Your instructions. All that should be output is the block of lines below from the line with "Is the formula (□¬q" to the line with "Accessibility: 0R0; 0R1; 1R0; 1R1", both included, exactly as written.

[Source records]

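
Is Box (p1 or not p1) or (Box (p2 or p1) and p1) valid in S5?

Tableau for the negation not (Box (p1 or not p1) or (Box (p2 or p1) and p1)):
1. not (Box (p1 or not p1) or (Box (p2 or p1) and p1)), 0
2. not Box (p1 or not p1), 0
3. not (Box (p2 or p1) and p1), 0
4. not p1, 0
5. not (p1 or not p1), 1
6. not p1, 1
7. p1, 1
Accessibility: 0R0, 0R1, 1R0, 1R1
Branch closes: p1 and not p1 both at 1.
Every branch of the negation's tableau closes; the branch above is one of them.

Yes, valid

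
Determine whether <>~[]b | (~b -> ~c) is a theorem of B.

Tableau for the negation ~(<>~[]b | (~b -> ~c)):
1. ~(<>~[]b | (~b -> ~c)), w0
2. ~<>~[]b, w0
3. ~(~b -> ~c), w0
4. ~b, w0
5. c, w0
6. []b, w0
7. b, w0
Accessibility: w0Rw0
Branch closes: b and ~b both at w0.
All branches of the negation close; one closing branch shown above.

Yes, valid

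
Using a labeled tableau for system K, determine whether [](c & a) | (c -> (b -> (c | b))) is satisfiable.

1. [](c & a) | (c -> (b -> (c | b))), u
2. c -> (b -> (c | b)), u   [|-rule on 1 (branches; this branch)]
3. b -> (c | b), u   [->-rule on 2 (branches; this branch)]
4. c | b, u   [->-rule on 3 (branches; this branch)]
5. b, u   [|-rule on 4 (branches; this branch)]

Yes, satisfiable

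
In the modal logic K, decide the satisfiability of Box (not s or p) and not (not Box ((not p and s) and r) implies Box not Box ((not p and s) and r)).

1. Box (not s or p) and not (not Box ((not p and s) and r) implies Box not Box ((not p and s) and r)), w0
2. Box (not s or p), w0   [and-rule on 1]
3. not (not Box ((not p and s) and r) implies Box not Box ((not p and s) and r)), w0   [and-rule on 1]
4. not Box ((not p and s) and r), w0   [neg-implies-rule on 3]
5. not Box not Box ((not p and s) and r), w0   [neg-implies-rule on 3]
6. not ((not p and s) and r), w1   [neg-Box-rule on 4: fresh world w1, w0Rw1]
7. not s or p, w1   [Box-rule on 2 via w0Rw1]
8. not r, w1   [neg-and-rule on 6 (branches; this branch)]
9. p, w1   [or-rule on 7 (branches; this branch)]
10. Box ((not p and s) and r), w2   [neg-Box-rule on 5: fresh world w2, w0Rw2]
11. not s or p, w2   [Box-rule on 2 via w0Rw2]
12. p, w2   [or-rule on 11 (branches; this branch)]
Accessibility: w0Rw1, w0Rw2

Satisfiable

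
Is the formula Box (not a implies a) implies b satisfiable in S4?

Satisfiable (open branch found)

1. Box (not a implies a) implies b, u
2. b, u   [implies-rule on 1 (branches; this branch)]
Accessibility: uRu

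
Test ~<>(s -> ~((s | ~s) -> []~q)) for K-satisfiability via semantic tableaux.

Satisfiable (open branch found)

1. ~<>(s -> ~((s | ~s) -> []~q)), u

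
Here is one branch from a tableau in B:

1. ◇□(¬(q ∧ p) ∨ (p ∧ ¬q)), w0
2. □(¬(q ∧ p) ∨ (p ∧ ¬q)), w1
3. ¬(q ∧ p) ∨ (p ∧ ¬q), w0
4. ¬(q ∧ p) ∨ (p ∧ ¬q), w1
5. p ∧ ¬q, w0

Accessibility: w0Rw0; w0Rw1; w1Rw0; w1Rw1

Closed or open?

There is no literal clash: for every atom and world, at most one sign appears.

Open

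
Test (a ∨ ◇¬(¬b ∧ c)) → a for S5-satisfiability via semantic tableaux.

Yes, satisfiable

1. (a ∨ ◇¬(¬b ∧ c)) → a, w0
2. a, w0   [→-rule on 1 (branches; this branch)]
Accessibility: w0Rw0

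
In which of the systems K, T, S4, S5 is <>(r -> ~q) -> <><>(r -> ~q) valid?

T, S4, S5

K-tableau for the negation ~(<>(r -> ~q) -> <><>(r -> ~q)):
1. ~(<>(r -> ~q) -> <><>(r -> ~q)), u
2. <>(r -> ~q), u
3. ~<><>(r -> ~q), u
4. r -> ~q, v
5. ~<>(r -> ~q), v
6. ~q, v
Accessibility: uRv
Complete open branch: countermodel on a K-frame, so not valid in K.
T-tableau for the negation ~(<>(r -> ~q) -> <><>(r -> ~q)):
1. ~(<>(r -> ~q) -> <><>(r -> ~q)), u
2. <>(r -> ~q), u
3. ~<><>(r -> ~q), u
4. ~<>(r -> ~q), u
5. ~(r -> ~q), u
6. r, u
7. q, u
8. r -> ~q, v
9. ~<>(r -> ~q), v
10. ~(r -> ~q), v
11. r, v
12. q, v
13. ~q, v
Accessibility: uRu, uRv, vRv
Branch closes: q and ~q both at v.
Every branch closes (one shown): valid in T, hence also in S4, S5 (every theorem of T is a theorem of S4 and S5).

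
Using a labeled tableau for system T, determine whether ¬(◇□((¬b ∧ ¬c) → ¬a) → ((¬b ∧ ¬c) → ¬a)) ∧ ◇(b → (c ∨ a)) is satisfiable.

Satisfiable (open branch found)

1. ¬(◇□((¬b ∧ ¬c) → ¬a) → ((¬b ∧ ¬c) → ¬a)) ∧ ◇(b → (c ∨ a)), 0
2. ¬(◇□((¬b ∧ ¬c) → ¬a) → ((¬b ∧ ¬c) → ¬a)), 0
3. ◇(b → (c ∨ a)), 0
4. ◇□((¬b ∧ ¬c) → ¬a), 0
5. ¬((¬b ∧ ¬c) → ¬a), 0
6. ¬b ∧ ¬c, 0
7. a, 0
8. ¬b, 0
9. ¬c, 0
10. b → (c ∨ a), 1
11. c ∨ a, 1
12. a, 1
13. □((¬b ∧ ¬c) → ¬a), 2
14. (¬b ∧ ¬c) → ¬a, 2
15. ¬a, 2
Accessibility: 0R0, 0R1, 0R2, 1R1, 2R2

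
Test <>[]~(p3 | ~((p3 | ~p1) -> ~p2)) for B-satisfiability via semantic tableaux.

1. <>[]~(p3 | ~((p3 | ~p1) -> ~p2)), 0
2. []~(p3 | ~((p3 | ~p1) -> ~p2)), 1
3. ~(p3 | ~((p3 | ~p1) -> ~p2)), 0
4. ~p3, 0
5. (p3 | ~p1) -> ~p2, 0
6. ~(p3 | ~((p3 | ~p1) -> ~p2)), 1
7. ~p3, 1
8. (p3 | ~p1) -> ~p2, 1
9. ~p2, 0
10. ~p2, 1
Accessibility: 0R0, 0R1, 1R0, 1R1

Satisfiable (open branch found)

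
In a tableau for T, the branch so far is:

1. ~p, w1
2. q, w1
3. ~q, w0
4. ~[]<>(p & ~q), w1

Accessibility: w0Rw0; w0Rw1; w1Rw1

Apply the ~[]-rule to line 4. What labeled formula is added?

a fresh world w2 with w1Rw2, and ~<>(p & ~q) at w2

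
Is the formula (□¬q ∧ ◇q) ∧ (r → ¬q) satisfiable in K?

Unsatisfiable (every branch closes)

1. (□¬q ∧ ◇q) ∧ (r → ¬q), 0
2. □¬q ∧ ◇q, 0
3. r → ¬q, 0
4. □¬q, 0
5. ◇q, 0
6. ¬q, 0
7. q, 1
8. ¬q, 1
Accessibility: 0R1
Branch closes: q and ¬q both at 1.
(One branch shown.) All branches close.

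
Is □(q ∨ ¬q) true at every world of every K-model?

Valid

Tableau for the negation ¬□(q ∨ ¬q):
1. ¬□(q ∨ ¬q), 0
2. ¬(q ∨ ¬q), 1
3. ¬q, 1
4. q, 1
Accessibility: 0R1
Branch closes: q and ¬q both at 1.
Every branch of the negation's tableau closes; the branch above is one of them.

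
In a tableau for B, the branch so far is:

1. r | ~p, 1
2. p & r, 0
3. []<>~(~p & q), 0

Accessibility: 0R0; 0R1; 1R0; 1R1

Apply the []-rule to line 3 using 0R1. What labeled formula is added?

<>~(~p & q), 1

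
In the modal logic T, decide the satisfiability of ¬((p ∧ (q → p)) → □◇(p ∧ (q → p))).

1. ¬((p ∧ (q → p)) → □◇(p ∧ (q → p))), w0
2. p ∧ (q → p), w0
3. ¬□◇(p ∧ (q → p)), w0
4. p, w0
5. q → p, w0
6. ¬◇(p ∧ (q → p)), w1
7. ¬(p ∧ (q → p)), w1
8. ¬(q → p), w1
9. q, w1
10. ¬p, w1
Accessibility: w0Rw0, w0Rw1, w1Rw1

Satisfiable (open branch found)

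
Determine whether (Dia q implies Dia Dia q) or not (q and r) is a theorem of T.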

[/Source records]

Response.
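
Is the formula (□¬q ∧ ◇q) ∧ (r → ¬q) satisfiable in K?

Unsatisfiable (every branch closes)

1. (□¬q ∧ ◇q) ∧ (r → ¬q), 0
2. □¬q ∧ ◇q, 0
3. r → ¬q, 0
4. □¬q, 0
5. ◇q, 0
6. ¬q, 0
7. q, 1
8. ¬q, 1
Accessibility: 0R1
Branch closes: q and ¬q both at 1.
(One branch shown.) All branches close.

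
Is □(q ∨ ¬q) true at every world of every K-model?

Valid

Tableau for the negation ¬□(q ∨ ¬q):
1. ¬□(q ∨ ¬q), 0
2. ¬(q ∨ ¬q), 1
3. ¬q, 1
4. q, 1
Accessibility: 0R1
Branch closes: q and ¬q both at 1.
Every branch of the negation's tableau closes; the branch above is one of them.

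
In a tableau for B, the branch so far is:

1. r | ~p, 1
2. p & r, 0
3. []<>~(~p & q), 0

Accessibility: 0R0; 0R1; 1R0; 1R1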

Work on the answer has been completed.